Saved entries:
- - - - -

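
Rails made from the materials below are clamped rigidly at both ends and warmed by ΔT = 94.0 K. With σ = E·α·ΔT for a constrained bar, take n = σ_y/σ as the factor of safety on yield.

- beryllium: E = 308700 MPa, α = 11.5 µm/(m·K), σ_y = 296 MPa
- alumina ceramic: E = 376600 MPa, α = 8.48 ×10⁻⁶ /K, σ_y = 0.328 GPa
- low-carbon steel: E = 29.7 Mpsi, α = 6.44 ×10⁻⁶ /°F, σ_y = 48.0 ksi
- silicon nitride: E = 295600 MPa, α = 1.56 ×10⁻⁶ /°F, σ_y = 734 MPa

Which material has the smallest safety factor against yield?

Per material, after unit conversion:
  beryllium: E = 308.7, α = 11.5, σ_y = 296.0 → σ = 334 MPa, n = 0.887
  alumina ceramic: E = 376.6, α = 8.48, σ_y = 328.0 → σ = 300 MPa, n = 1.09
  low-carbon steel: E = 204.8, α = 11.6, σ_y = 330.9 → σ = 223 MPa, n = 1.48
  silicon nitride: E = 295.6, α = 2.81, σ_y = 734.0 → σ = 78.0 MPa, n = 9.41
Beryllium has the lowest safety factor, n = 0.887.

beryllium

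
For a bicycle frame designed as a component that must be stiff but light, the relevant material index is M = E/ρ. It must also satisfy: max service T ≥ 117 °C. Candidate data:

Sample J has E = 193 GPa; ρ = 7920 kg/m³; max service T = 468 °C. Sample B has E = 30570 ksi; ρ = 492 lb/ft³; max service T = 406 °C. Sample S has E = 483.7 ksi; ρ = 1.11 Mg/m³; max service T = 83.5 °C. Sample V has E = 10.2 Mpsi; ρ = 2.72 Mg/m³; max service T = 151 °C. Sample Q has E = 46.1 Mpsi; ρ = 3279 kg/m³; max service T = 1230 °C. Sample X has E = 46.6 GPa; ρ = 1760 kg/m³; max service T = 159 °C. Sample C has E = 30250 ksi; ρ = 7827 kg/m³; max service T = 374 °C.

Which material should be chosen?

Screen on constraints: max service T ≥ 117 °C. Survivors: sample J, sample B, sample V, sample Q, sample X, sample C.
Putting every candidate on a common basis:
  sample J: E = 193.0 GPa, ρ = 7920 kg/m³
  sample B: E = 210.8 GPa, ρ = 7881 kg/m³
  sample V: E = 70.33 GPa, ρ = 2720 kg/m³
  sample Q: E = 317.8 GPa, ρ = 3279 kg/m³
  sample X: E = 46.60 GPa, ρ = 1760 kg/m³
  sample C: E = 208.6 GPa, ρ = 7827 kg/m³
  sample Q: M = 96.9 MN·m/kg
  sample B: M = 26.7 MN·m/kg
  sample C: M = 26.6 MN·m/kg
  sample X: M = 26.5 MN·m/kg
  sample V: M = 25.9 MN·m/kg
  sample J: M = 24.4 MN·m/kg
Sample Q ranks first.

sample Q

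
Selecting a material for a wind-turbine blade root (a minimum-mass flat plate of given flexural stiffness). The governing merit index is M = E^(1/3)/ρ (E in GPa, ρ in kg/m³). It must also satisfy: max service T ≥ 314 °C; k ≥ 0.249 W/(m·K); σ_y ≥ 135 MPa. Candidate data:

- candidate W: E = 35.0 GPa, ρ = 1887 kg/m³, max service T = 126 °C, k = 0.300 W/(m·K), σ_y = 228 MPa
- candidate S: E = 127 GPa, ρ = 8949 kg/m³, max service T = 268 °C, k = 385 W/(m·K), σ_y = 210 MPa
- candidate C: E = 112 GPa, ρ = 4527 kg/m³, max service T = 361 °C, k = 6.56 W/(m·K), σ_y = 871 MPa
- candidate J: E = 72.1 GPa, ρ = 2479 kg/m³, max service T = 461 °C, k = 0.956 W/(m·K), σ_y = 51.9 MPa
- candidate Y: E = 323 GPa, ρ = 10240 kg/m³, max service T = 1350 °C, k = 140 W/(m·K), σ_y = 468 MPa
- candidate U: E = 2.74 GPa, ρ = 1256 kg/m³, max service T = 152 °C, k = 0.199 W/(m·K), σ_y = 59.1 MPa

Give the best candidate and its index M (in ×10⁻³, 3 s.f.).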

- - - - -

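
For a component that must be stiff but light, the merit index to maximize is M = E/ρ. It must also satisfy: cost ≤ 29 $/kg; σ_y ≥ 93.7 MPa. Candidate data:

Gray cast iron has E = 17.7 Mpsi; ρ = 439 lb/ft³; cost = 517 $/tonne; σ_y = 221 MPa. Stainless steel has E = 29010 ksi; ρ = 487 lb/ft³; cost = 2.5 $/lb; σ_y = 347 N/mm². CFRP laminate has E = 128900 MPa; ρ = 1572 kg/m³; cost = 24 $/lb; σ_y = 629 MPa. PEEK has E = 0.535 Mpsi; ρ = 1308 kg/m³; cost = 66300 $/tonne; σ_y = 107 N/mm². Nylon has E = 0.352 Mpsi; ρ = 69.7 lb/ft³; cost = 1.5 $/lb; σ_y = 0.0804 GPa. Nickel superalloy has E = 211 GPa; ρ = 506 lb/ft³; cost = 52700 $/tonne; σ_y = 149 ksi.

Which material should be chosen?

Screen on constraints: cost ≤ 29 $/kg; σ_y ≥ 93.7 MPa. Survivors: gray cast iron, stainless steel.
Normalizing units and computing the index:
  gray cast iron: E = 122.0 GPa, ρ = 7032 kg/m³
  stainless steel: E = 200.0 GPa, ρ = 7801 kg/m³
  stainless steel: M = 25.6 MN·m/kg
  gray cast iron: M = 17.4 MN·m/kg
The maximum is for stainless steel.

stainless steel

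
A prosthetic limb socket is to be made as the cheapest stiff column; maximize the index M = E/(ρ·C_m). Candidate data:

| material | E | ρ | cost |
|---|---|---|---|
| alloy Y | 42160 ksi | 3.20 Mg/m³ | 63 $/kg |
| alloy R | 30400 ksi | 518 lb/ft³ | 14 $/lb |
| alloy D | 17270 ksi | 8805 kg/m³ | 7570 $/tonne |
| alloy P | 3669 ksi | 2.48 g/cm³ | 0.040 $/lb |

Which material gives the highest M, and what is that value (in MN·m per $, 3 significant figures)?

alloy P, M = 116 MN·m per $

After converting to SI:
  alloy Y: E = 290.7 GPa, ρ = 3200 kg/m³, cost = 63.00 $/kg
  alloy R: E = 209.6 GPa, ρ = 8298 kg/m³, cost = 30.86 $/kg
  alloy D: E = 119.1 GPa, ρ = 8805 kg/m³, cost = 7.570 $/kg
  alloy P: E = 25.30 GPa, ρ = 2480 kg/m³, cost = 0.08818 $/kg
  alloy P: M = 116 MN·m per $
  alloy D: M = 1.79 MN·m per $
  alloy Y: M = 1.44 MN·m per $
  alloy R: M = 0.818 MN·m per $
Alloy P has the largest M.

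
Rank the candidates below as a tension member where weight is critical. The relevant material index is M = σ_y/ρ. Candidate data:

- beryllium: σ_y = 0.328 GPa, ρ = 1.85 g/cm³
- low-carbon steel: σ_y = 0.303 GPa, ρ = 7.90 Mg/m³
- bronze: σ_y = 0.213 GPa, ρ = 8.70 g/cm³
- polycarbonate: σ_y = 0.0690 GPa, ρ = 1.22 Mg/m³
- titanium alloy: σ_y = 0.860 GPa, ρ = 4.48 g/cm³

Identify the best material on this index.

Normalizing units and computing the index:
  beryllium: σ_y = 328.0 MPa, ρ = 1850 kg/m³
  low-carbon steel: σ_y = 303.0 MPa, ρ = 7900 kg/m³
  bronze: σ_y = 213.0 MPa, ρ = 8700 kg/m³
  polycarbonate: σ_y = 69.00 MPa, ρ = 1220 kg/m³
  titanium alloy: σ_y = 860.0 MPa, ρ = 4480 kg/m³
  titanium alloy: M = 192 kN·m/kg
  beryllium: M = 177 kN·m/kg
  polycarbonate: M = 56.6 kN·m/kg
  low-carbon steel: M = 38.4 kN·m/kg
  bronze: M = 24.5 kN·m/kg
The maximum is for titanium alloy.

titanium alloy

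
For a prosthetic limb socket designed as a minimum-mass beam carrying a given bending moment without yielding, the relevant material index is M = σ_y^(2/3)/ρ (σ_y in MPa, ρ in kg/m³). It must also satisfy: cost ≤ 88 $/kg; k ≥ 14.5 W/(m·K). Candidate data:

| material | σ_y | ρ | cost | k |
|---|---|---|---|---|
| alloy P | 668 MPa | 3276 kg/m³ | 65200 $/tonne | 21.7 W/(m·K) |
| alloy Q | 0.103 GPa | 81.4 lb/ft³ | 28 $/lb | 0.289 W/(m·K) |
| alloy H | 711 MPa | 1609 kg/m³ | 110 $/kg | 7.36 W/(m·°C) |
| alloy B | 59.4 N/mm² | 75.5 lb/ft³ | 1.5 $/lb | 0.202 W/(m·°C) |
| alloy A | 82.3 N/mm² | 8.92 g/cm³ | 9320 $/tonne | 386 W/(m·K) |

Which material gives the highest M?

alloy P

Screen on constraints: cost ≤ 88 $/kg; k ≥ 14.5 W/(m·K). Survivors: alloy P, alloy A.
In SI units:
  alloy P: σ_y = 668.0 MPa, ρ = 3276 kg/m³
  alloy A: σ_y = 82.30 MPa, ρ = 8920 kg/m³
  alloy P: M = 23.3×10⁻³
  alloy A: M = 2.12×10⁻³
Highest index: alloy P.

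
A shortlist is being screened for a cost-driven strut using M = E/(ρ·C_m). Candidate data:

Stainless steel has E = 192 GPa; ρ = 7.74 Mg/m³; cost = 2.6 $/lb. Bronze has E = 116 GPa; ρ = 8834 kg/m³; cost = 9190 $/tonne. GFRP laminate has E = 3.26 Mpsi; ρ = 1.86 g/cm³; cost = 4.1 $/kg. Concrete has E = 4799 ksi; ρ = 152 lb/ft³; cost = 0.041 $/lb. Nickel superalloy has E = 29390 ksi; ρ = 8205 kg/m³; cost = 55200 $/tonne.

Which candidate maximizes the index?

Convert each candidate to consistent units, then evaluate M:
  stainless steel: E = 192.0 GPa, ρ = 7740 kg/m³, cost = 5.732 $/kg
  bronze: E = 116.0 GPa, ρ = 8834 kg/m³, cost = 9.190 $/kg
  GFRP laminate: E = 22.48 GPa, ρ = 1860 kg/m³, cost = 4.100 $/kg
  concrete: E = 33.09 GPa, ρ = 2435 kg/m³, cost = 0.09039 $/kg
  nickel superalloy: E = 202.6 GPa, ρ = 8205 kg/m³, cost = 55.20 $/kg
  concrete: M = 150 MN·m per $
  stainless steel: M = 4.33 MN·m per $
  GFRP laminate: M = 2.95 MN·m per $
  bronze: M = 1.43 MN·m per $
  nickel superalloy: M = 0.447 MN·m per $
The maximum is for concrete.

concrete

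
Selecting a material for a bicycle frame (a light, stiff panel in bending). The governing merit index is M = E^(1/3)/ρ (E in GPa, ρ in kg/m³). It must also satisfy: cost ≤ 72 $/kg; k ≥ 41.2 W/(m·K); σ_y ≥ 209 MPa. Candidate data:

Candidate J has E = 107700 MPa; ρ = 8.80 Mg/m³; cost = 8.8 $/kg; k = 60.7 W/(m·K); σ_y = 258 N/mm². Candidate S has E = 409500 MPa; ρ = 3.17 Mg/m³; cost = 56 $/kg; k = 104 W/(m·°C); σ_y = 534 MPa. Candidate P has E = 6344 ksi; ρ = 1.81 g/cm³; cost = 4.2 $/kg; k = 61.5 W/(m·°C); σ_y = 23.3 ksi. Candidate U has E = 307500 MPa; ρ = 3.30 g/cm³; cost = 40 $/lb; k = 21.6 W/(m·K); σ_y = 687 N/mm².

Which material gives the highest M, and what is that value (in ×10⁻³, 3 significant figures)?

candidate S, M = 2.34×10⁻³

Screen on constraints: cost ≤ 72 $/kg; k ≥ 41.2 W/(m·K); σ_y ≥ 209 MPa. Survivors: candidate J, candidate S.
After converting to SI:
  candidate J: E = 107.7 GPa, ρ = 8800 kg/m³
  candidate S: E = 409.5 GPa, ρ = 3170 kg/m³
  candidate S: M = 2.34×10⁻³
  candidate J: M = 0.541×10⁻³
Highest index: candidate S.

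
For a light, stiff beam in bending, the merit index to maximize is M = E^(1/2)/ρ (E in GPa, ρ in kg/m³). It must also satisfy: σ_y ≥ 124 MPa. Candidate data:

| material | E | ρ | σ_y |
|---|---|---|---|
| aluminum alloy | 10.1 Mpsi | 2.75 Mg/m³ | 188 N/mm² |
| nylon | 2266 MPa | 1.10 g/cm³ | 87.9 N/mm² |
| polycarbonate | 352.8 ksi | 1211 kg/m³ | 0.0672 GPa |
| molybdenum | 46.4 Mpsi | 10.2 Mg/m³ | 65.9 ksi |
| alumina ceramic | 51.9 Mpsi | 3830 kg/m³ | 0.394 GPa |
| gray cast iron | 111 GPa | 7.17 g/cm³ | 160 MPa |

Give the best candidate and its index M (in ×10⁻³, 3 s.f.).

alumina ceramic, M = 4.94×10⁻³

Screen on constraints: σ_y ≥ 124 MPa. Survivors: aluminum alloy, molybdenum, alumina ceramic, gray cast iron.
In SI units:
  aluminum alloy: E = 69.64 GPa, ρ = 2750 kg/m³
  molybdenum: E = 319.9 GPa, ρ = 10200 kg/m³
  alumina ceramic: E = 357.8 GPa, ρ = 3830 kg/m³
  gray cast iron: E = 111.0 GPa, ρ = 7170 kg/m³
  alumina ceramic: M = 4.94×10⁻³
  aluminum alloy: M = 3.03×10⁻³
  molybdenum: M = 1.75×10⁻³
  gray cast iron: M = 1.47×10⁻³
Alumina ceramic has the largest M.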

- - - - -

Exercise directions: Write down again, exactly as given, only the lines above that fall from the line with "Rails made from" to the line with "- silicon nitride: E", inclusive.

Exercise solution:
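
Rails made from the materials below are clamped rigidly at both ends and warmed by ΔT = 94.0 K. With σ = E·α·ΔT for a constrained bar, take n = σ_y/σ as the factor of safety on yield.

- beryllium: E = 308700 MPa, α = 11.5 µm/(m·K), σ_y = 296 MPa
- alumina ceramic: E = 376600 MPa, α = 8.48 ×10⁻⁶ /K, σ_y = 0.328 GPa
- low-carbon steel: E = 29.7 Mpsi, α = 6.44 ×10⁻⁶ /°F, σ_y = 48.0 ksi
- silicon nitride: E = 295600 MPa, α = 1.56 ×10⁻⁶ /°F, σ_y = 734 MPa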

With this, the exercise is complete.